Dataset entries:
*** Begin section ***
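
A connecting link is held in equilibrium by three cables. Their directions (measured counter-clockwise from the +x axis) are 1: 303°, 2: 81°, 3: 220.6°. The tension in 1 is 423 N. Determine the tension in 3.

T_3 ≈ 437 N

Resolve: ΣF_x = 423 cos 303° + T_2 cos 81° + T_3 cos 220.6° = 0.
        ΣF_y = 423 sin 303° + T_2 sin 81° + T_3 sin 220.6° = 0.
The known terms sum to (230.4, -354.8) N, so 0.1564 T_2 − 0.7593 T_3 = -230.4 and 0.9877 T_2 − 0.6508 T_3 = 354.8.
Solving simultaneously: T_2 = 646.9 N, T_3 = 436.7 N.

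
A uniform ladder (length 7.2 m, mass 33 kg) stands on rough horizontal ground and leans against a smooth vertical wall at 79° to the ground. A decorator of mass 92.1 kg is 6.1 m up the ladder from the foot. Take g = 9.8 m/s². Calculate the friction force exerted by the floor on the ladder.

Torques about the foot: N_wall · 7.2 sin 79° = 33×9.8×3.6 cos 79° + 92.1×9.8×6.1 cos 79° → N_wall = 180.07 N.
ΣF_x = 0: f_floor = N_wall = 180.07 N.

f ≈ 180 N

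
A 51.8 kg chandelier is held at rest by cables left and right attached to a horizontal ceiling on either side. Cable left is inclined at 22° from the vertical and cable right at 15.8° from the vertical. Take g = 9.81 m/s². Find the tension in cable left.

T_left ≈ 226 N

Angles from the horizontal: cable left is 90° − 22° = 68°, cable right is 90° − 15.8° = 74.2°.
Weight W = 51.8 × 9.81 = 508.2 N acts straight down.
Horizontal: T_left cos 68° = T_right cos 74.2°  →  T_right = 1.376 T_left.
Vertical: T_left sin 68° + T_right sin 74.2° = 508.2.
Substituting the horizontal relation into the vertical equation gives 2.251 T_left = 508.2, so T_left = 225.7 N.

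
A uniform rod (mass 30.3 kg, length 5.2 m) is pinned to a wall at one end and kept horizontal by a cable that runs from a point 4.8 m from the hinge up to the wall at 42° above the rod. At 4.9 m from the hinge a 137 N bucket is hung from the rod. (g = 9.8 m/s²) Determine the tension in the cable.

T ≈ 449 N

Take torques about the hinge: T sin 42° · 4.8 = 30.3×9.8×2.6 + 137×4.9 = 1443.3 N·m.
So T = 1443.3 / (0.6691 × 4.8) = 449.38 N.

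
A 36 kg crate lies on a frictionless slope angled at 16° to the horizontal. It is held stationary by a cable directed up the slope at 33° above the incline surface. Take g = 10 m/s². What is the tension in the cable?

Take axes along and perpendicular to the incline. Weight components: W sin 16° = 99.23 N down-slope, W cos 16° = 346.1 N into the surface.
Along incline: T cos 33° = W sin 16° → T = 118.3 N.
Perpendicular: N = W cos 16° − T sin 33° = 281.6 N.

T ≈ 118 N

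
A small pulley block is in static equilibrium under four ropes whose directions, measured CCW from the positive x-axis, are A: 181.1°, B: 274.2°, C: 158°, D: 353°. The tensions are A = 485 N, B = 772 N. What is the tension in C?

T_C ≈ 3190 N

Resolve: ΣF_x = 485 cos 181.1° + 772 cos 274.2° + T_C cos 158° + T_D cos 353° = 0.
        ΣF_y = 485 sin 181.1° + 772 sin 274.2° + T_C sin 158° + T_D sin 353° = 0.
The known terms sum to (-428.4, -779.2) N, so -0.9272 T_C + 0.9925 T_D = 428.4 and 0.3746 T_C − 0.1219 T_D = 779.2.
Solving simultaneously: T_C = 3190 N, T_D = 3412 N.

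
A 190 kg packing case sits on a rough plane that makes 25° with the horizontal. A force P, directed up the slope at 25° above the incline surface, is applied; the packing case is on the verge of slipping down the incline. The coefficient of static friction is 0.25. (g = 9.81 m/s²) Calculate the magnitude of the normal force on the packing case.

On the verge of sliding down the incline, friction equals μN and acts up the slope.
Perpendicular: N + P sin 25° = W cos 25° = 1689 N.
Along incline: P cos 25° + μN = W sin 25° with W sin 25° = 787.7 N.
Solving the pair for P and N: P = 456.4 N, N = 1496 N (and f = μN = 374.1 N).

N ≈ 1500 N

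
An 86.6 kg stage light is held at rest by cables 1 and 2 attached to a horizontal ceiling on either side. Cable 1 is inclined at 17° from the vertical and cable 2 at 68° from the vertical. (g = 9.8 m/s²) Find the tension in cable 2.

T_2 ≈ 249 N

Angles from the horizontal: cable 1 is 90° − 17° = 73°, cable 2 is 90° − 68° = 22°.
Weight W = 86.6 × 9.8 = 848.7 N acts straight down.
Horizontal: T_1 cos 73° = T_2 cos 22°  →  T_1 = 3.171 T_2.
Vertical: T_1 sin 73° + T_2 sin 22° = 848.7.
Substituting the horizontal relation into the vertical equation gives 3.407 T_2 = 848.7, so T_2 = 249.1 N.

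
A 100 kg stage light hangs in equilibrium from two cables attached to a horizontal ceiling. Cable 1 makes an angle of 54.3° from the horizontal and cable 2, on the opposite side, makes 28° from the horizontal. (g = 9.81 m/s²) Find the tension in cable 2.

Weight W = 100 × 9.81 = 981 N acts straight down.
Horizontal: T_1 cos 54.3° = T_2 cos 28°  →  T_1 = 1.513 T_2.
Vertical: T_1 sin 54.3° + T_2 sin 28° = 981.
Substituting the horizontal relation into the vertical equation gives 1.698 T_2 = 981, so T_2 = 577.7 N.

T_2 ≈ 578 N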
*** End section ***
What you should do — An exact repeat of all the records is required.

Solved exercise —
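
A connecting link is held in equilibrium by three cables. Their directions (measured counter-clockwise from the +x axis) are 1: 303°, 2: 81°, 3: 220.6°. The tension in 1 is 423 N. Determine the tension in 3.

T_3 ≈ 437 N

Resolve: ΣF_x = 423 cos 303° + T_2 cos 81° + T_3 cos 220.6° = 0.
        ΣF_y = 423 sin 303° + T_2 sin 81° + T_3 sin 220.6° = 0.
The known terms sum to (230.4, -354.8) N, so 0.1564 T_2 − 0.7593 T_3 = -230.4 and 0.9877 T_2 − 0.6508 T_3 = 354.8.
Solving simultaneously: T_2 = 646.9 N, T_3 = 436.7 N.

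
A uniform ladder (length 7.2 m, mass 33 kg) stands on rough horizontal ground and leans against a smooth vertical wall at 79° to the ground. A decorator of mass 92.1 kg is 6.1 m up the ladder from the foot. Take g = 9.8 m/s². Calculate the friction force exerted by the floor on the ladder.

Torques about the foot: N_wall · 7.2 sin 79° = 33×9.8×3.6 cos 79° + 92.1×9.8×6.1 cos 79° → N_wall = 180.07 N.
ΣF_x = 0: f_floor = N_wall = 180.07 N.

f ≈ 180 N

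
A 51.8 kg chandelier is held at rest by cables left and right attached to a horizontal ceiling on either side. Cable left is inclined at 22° from the vertical and cable right at 15.8° from the vertical. Take g = 9.81 m/s². Find the tension in cable left.

T_left ≈ 226 N

Angles from the horizontal: cable left is 90° − 22° = 68°, cable right is 90° − 15.8° = 74.2°.
Weight W = 51.8 × 9.81 = 508.2 N acts straight down.
Horizontal: T_left cos 68° = T_right cos 74.2°  →  T_right = 1.376 T_left.
Vertical: T_left sin 68° + T_right sin 74.2° = 508.2.
Substituting the horizontal relation into the vertical equation gives 2.251 T_left = 508.2, so T_left = 225.7 N.

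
A uniform rod (mass 30.3 kg, length 5.2 m) is pinned to a wall at one end and kept horizontal by a cable that runs from a point 4.8 m from the hinge up to the wall at 42° above the rod. At 4.9 m from the hinge a 137 N bucket is hung from the rod. (g = 9.8 m/s²) Determine the tension in the cable.

T ≈ 449 N

Take torques about the hinge: T sin 42° · 4.8 = 30.3×9.8×2.6 + 137×4.9 = 1443.3 N·m.
So T = 1443.3 / (0.6691 × 4.8) = 449.38 N.

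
A 36 kg crate lies on a frictionless slope angled at 16° to the horizontal. It is held stationary by a cable directed up the slope at 33° above the incline surface. Take g = 10 m/s². What is the tension in the cable?

Take axes along and perpendicular to the incline. Weight components: W sin 16° = 99.23 N down-slope, W cos 16° = 346.1 N into the surface.
Along incline: T cos 33° = W sin 16° → T = 118.3 N.
Perpendicular: N = W cos 16° − T sin 33° = 281.6 N.

T ≈ 118 N

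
A small pulley block is in static equilibrium under four ropes whose directions, measured CCW from the positive x-axis, are A: 181.1°, B: 274.2°, C: 158°, D: 353°. The tensions are A = 485 N, B = 772 N. What is the tension in C?

T_C ≈ 3190 N

Resolve: ΣF_x = 485 cos 181.1° + 772 cos 274.2° + T_C cos 158° + T_D cos 353° = 0.
        ΣF_y = 485 sin 181.1° + 772 sin 274.2° + T_C sin 158° + T_D sin 353° = 0.
The known terms sum to (-428.4, -779.2) N, so -0.9272 T_C + 0.9925 T_D = 428.4 and 0.3746 T_C − 0.1219 T_D = 779.2.
Solving simultaneously: T_C = 3190 N, T_D = 3412 N.

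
A 190 kg packing case sits on a rough plane that makes 25° with the horizontal. A force P, directed up the slope at 25° above the incline surface, is applied; the packing case is on the verge of slipping down the incline. The coefficient of static friction is 0.25. (g = 9.81 m/s²) Calculate the magnitude of the normal force on the packing case.

On the verge of sliding down the incline, friction equals μN and acts up the slope.
Perpendicular: N + P sin 25° = W cos 25° = 1689 N.
Along incline: P cos 25° + μN = W sin 25° with W sin 25° = 787.7 N.
Solving the pair for P and N: P = 456.4 N, N = 1496 N (and f = μN = 374.1 N).

N ≈ 1500 N

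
An 86.6 kg stage light is held at rest by cables 1 and 2 attached to a horizontal ceiling on either side. Cable 1 is inclined at 17° from the vertical and cable 2 at 68° from the vertical. (g = 9.8 m/s²) Find the tension in cable 2.

T_2 ≈ 249 N

Angles from the horizontal: cable 1 is 90° − 17° = 73°, cable 2 is 90° − 68° = 22°.
Weight W = 86.6 × 9.8 = 848.7 N acts straight down.
Horizontal: T_1 cos 73° = T_2 cos 22°  →  T_1 = 3.171 T_2.
Vertical: T_1 sin 73° + T_2 sin 22° = 848.7.
Substituting the horizontal relation into the vertical equation gives 3.407 T_2 = 848.7, so T_2 = 249.1 N.

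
A 100 kg stage light hangs in equilibrium from two cables attached to a horizontal ceiling. Cable 1 makes an angle of 54.3° from the horizontal and cable 2, on the opposite side, makes 28° from the horizontal. (g = 9.81 m/s²) Find the tension in cable 2.

Weight W = 100 × 9.81 = 981 N acts straight down.
Horizontal: T_1 cos 54.3° = T_2 cos 28°  →  T_1 = 1.513 T_2.
Vertical: T_1 sin 54.3° + T_2 sin 28° = 981.
Substituting the horizontal relation into the vertical equation gives 1.698 T_2 = 981, so T_2 = 577.7 N.

T_2 ≈ 578 N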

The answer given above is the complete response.